> _EXERCISE_
Of all the entries below, retype only the lines from the one with "- Sale 2: 658 units" through the one with "- Sale 4: 102 units", exactly as they appear.

> _SUPPLIED DATA_
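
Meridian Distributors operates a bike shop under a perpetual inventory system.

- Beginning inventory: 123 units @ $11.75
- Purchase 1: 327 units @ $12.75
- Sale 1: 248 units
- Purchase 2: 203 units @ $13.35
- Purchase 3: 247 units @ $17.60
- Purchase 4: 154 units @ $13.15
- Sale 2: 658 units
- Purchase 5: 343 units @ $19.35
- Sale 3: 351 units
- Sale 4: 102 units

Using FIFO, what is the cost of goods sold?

Sale 1 (248) [FIFO — oldest first]: 123 @ $11.75 + 125 @ $12.75 = $3,039.00
Sale 2 (658) [FIFO — oldest first]: 202 @ $12.75 + 203 @ $13.35 + 247 @ $17.60 + 6 @ $13.15 = $9,711.65
Sale 3 (351) [FIFO — oldest first]: 148 @ $13.15 + 203 @ $19.35 = $5,874.25
Sale 4 (102) [FIFO — oldest first]: 102 @ $19.35 = $1,973.70
Total COGS = $3,039.00 + $9,711.65 + $5,874.25 + $1,973.70 = $20,598.60
Ending inventory: 38 @ $19.35 = $735.30
Check: goods available $21,333.90 = COGS $20,598.60 + ending $735.30

COGS = $20,598.60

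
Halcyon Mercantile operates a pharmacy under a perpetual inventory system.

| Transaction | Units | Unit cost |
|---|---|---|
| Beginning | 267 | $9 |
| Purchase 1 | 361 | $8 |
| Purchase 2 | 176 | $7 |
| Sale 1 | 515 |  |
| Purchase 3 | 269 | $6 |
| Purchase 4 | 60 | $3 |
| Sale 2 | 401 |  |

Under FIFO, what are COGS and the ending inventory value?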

> _WRITTEN SOLUTION_
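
- Sale 2: 658 units
- Purchase 5: 343 units @ $19.35
- Sale 3: 351 units
- Sale 4: 102 units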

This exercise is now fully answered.